EXTRACTED RECORDS below:
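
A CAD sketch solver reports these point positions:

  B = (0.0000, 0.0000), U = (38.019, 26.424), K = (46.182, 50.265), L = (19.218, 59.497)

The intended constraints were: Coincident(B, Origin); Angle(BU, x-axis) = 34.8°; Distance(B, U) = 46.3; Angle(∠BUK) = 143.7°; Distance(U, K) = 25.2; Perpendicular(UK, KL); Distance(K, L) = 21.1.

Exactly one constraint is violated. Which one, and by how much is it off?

Distance(K, L) = 21.1 — off by 7.40.

B = (0.00, 0.00) ✓; BU at 34.80° ✓; |BU| = 46.30 ✓; ∠BUK = 143.7° ✓; |UK| = 25.20 ✓; ∠(UK, KL) = 90.00° ✓; |KL| = 28.50 ✗.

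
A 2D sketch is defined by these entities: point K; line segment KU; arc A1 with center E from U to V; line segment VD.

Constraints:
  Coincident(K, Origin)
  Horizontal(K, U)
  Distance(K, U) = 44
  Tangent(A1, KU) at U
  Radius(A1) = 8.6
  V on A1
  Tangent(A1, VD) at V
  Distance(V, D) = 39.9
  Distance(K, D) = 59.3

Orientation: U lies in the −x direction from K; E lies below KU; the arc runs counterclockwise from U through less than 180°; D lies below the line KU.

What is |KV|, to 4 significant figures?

53.20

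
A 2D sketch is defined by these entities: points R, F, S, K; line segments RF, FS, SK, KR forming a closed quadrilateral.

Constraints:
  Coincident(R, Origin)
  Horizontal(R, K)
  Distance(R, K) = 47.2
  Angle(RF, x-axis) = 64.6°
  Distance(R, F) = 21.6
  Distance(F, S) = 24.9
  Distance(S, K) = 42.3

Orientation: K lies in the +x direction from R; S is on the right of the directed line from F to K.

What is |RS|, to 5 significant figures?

7.2539

Checks: |FS| = 24.90 ✓; |SK| = 42.30 ✓.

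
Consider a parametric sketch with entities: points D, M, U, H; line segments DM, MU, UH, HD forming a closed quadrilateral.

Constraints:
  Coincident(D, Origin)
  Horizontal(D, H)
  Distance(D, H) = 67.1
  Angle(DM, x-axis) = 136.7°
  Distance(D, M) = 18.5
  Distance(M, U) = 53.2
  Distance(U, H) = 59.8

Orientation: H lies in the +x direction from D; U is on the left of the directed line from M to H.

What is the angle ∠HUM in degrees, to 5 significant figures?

92.209°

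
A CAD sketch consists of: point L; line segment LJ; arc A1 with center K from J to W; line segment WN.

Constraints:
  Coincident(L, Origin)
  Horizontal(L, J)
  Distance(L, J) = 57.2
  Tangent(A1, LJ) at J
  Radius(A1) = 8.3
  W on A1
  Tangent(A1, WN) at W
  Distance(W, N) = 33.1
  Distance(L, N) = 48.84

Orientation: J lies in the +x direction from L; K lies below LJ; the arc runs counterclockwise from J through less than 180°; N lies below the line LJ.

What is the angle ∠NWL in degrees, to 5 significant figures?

68.562°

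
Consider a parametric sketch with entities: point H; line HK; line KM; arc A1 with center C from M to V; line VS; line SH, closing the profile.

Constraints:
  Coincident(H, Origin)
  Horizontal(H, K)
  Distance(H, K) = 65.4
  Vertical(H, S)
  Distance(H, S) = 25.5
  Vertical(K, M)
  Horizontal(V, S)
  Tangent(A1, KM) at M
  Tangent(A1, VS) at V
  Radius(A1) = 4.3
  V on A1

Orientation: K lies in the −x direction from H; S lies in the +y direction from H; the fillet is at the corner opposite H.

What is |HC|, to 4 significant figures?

64.67

H is at the origin; HK is horizontal with |HK| = 65.4 and K on the −x side, so K = (-65.40, 0.000). H and S share the same x with |HS| = 25.5 and S on the +y side, so S = (0.000, 25.50). The virtual corner opposite H is at (-65.40, 25.50). A1 meets KM tangentially, so CM is at right angles to KM and the tangent condition forces CV to be normal to VS, with radius 4.3, so the center C sits 4.3 in from both sides at C = (-61.10, 21.20). Then |HC| = |C − H| = 64.67.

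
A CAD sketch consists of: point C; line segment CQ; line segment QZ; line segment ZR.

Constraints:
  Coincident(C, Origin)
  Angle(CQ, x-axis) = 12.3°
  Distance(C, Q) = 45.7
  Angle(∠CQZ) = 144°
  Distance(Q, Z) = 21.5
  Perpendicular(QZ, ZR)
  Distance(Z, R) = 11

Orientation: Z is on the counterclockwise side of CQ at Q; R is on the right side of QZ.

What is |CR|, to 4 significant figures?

69.66

∠CQZ = 144.0°, so QZ runs at 12.3° + (180° − 144.0°) = 48.30° from the x-axis; with |QZ| = 21.5, Z = Q + 21.5·(cos 48.30°, sin 48.30°) = (58.95, 25.79). The perpendicularity gives ZR at right angles to QZ; with |ZR| = 11.0 on the right of QZ, R = Z + 11.0·(0.7466, -0.6652) = (67.17, 18.47). Then |CR| = |R − C| = 69.66.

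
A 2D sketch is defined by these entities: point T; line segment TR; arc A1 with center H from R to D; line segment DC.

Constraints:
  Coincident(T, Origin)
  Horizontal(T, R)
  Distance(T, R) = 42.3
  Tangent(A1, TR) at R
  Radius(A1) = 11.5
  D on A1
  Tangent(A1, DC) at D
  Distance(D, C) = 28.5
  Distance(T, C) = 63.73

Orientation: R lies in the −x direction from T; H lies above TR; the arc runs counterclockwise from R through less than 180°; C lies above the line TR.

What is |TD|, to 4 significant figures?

37.19

T is at the origin; T and R share the same y with |TR| = 42.3 and R on the −x side, so R = (-42.30, 0.000). Since A1 is tangent to TR there, HR ⟂ TR, so H = R + (0, 11.5) = (-42.30, 11.50). Since HD ⟂ DC (tangency), |HC| = √(11.5² + 28.5²) = 30.73 regardless of where D sits on A1. So C lies on both circle(T, 63.73) and circle(H, 30.73); the above-TR intersection is C = (-48.23, 41.65). D is the foot of the tangent from C: D = (-32.67, 17.78).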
End of EXTRACTED RECORDS.
### EXERCISE DESCRIPTION
Of the lines above, retype only those from the line containing "A CAD sketch consists of: point L;" through the line containing "Distance(L, N) = 48.84", including both, exactly.

### SOLUTION
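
A CAD sketch consists of: point L; line segment LJ; arc A1 with center K from J to W; line segment WN.

Constraints:
  Coincident(L, Origin)
  Horizontal(L, J)
  Distance(L, J) = 57.2
  Tangent(A1, LJ) at J
  Radius(A1) = 8.3
  W on A1
  Tangent(A1, WN) at W
  Distance(W, N) = 33.1
  Distance(L, N) = 48.84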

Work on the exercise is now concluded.